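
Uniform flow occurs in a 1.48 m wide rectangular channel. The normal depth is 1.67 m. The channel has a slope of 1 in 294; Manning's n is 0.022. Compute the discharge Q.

Q = 4.2 m³/s

Flow area A = b·y = 1.48 × 1.67 = 2.472 m². Wetted perimeter P = b + 2y = 1.48 + 2×1.67 = 4.82 m.
Hydraulic radius R = A/P = 2.472/4.82 = 0.5128 m.
Manning's equation: Q = (1/n) A R^(2/3) S^(1/2) = (1/0.022) × 2.472 × 0.5128^(2/3) × 0.003401^(1/2) = 4.2 m³/s.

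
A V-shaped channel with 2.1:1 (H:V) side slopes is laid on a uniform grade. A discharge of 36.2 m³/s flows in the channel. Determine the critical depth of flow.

y_c = 2.27 m

At critical depth, Q² T / (g A³) = 1, i.e. A³/T = Q²/g = 36.2²/9.81 = 133.6.
Try y = 1.97 m: A³/T = 65.42 — short.
Try y = 2.7 m: A³/T = 316.4 — over.
Try y = 2.27 m: A³/T = 132.9 — matches.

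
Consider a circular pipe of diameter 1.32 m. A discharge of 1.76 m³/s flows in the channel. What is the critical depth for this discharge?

At critical depth, Q² T / (g A³) = 1, i.e. A³/T = Q²/g = 1.76²/9.81 = 0.3158.
Try y = 0.617 m: A³/T = 0.1876 — low.
Try y = 0.805 m: A³/T = 0.5186 — high.
Try y = 0.707 m: A³/T = 0.3156 — matches.

y_c = 0.707 m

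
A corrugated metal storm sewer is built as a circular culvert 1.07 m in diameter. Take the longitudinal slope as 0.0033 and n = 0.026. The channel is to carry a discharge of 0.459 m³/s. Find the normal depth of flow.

Manning's equation rearranged: A R^(2/3) = nQ / (1·√S) = 0.026 × 0.459 / (√0.0033) = 0.2077.
At y = 0.627 m: A R^(2/3) = 0.2418 — too large.
At y = 0.57 m: A R^(2/3) = 0.2075 — matches.

y_n = 0.57 m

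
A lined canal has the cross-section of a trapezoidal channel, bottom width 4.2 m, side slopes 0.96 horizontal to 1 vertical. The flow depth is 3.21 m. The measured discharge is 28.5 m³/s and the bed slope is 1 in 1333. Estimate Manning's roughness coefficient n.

n = 0.033

With bottom width b = 4.2 m and side slope z = 0.96: A = (b + zy)y = (4.2 + 0.96×3.21)×3.21 = 23.37 m²; P = b + 2y√(1+z²) = 4.2 + 2×3.21×1.386 = 13.1 m.
Hydraulic radius R = A/P = 23.37/13.1 = 1.784 m.
Rearranging Manning's equation: n = (1/Q) A R^(2/3) S^(1/2) = (1/28.5) × 23.37 × 1.784^(2/3) × √0.0007502 = 0.033.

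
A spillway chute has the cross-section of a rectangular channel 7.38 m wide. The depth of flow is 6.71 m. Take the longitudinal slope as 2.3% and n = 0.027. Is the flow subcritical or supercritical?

Flow area A = b·y = 7.38 × 6.71 = 49.52 m². Wetted perimeter P = b + 2y = 7.38 + 2×6.71 = 20.8 m.
Hydraulic radius R = A/P = 49.52/20.8 = 2.381 m.
V = (1/n) R^(2/3) √S = (1/0.027) × 2.381^(2/3) × √0.023 = 10.01 m/s. Hydraulic depth D_h = A/T = 49.52/7.38 = 6.71 m.
Froude number Fr = V/√(g·D_h) = 10.01/√(9.81×6.71) = 1.23, which is greater than 1, so the flow is supercritical.

supercritical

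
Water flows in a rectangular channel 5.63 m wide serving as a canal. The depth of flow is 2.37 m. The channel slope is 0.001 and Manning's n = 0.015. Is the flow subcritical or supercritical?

subcritical

Flow area A = b·y = 5.63 × 2.37 = 13.34 m². Wetted perimeter P = b + 2y = 5.63 + 2×2.37 = 10.37 m.
Hydraulic radius R = A/P = 13.34/10.37 = 1.287 m.
V = (1/n) R^(2/3) √S = (1/0.015) × 1.287^(2/3) × √0.001 = 2.494 m/s. Hydraulic depth D_h = A/T = 13.34/5.63 = 2.37 m.
Froude number Fr = V/√(g·D_h) = 2.494/√(9.81×2.37) = 0.517, which is less than 1, so the flow is subcritical.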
※
- Problem description:
The answer should contain nothing except the lines from the one with "Water flows in" to the end of the material above, each given again exactly.

- Task answer:
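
Water flows in a rectangular channel 5.63 m wide serving as a canal. The depth of flow is 2.37 m. The channel slope is 0.001 and Manning's n = 0.015. Is the flow subcritical or supercritical?

subcritical

Flow area A = b·y = 5.63 × 2.37 = 13.34 m². Wetted perimeter P = b + 2y = 5.63 + 2×2.37 = 10.37 m.
Hydraulic radius R = A/P = 13.34/10.37 = 1.287 m.
V = (1/n) R^(2/3) √S = (1/0.015) × 1.287^(2/3) × √0.001 = 2.494 m/s. Hydraulic depth D_h = A/T = 13.34/5.63 = 2.37 m.
Froude number Fr = V/√(g·D_h) = 2.494/√(9.81×2.37) = 0.517, which is less than 1, so the flow is subcritical.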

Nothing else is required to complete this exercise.